Work order: From the line that includes "SET RIGHT [3] = bravo" down to the final line of the data below, copy every line exactly and leave the rest out.

### Given information

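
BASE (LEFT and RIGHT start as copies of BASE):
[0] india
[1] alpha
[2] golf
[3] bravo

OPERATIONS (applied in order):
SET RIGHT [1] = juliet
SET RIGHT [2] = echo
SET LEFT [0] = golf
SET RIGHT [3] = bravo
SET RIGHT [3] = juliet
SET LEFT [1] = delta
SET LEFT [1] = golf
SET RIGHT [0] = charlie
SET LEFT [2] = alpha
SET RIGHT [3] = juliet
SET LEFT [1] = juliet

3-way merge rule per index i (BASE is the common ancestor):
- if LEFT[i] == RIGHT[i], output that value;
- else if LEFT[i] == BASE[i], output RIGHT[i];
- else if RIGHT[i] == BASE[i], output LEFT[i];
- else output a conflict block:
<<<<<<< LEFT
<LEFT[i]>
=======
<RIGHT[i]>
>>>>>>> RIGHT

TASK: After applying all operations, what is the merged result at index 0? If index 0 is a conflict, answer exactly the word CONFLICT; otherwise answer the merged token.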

######

Solution below:
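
SET RIGHT [3] = bravo
SET RIGHT [3] = juliet
SET LEFT [1] = delta
SET LEFT [1] = golf
SET RIGHT [0] = charlie
SET LEFT [2] = alpha
SET RIGHT [3] = juliet
SET LEFT [1] = juliet

3-way merge rule per index i (BASE is the common ancestor):
- if LEFT[i] == RIGHT[i], output that value;
- else if LEFT[i] == BASE[i], output RIGHT[i];
- else if RIGHT[i] == BASE[i], output LEFT[i];
- else output a conflict block:
<<<<<<< LEFT
<LEFT[i]>
=======
<RIGHT[i]>
>>>>>>> RIGHT

TASK: After applying all operations, what is the merged result at index 0? If index 0 is a conflict, answer exactly the word CONFLICT; otherwise answer the merged token.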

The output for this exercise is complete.